To do
An exact copy of every entry is the required answer.

^^^^^^^^

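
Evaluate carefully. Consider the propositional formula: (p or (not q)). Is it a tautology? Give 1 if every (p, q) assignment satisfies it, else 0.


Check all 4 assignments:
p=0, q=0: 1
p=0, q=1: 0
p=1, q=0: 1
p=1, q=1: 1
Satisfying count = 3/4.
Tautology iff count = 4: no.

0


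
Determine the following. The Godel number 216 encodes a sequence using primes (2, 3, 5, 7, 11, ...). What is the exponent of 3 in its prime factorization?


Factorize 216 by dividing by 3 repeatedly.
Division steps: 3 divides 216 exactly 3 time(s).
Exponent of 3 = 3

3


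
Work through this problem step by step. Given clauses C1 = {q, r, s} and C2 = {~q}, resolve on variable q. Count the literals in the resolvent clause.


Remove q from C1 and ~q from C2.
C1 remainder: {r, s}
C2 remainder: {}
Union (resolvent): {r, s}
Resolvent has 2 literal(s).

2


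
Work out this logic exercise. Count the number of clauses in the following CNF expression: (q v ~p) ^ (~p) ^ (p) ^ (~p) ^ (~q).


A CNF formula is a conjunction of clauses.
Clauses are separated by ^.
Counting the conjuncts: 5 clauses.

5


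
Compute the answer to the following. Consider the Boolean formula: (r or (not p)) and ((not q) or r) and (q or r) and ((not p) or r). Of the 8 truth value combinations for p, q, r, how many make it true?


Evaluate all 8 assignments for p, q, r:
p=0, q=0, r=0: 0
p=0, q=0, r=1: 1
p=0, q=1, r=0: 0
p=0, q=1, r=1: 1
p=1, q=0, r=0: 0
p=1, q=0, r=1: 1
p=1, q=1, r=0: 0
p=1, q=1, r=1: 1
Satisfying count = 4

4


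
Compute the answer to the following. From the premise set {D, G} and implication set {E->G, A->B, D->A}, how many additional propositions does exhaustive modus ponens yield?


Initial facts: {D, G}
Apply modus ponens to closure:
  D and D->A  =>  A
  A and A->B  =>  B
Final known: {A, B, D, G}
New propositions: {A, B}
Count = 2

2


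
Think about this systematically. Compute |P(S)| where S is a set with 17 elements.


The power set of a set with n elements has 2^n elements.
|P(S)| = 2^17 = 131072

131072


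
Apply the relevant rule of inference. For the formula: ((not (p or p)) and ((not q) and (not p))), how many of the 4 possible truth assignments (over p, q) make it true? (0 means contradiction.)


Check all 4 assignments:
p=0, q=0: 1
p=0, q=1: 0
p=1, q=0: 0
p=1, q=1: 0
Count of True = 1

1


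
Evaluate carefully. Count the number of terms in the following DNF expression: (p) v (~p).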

^^^^^^^^

Solution to this problem
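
Evaluate carefully. Consider the propositional formula: (p or (not q)). Is it a tautology? Give 1 if every (p, q) assignment satisfies it, else 0.


Check all 4 assignments:
p=0, q=0: 1
p=0, q=1: 0
p=1, q=0: 1
p=1, q=1: 1
Satisfying count = 3/4.
Tautology iff count = 4: no.

0


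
Determine the following. The Godel number 216 encodes a sequence using primes (2, 3, 5, 7, 11, ...). What is the exponent of 3 in its prime factorization?


Factorize 216 by dividing by 3 repeatedly.
Division steps: 3 divides 216 exactly 3 time(s).
Exponent of 3 = 3

3


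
Work through this problem step by step. Given clauses C1 = {q, r, s} and C2 = {~q}, resolve on variable q. Count the literals in the resolvent clause.


Remove q from C1 and ~q from C2.
C1 remainder: {r, s}
C2 remainder: {}
Union (resolvent): {r, s}
Resolvent has 2 literal(s).

2


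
Work out this logic exercise. Count the number of clauses in the following CNF expression: (q v ~p) ^ (~p) ^ (p) ^ (~p) ^ (~q).


A CNF formula is a conjunction of clauses.
Clauses are separated by ^.
Counting the conjuncts: 5 clauses.

5


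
Compute the answer to the following. Consider the Boolean formula: (r or (not p)) and ((not q) or r) and (q or r) and ((not p) or r). Of the 8 truth value combinations for p, q, r, how many make it true?


Evaluate all 8 assignments for p, q, r:
p=0, q=0, r=0: 0
p=0, q=0, r=1: 1
p=0, q=1, r=0: 0
p=0, q=1, r=1: 1
p=1, q=0, r=0: 0
p=1, q=0, r=1: 1
p=1, q=1, r=0: 0
p=1, q=1, r=1: 1
Satisfying count = 4

4


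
Compute the answer to the following. From the premise set {D, G} and implication set {E->G, A->B, D->A}, how many additional propositions does exhaustive modus ponens yield?


Initial facts: {D, G}
Apply modus ponens to closure:
  D and D->A  =>  A
  A and A->B  =>  B
Final known: {A, B, D, G}
New propositions: {A, B}
Count = 2

2


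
Think about this systematically. Compute |P(S)| where S is a set with 17 elements.


The power set of a set with n elements has 2^n elements.
|P(S)| = 2^17 = 131072

131072


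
Apply the relevant rule of inference. For the formula: ((not (p or p)) and ((not q) and (not p))), how many of the 4 possible truth assignments (over p, q) make it true? (0 means contradiction.)


Check all 4 assignments:
p=0, q=0: 1
p=0, q=1: 0
p=1, q=0: 0
p=1, q=1: 0
Count of True = 1

1


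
Evaluate carefully. Count the number of terms in the following DNF expression: (p) v (~p).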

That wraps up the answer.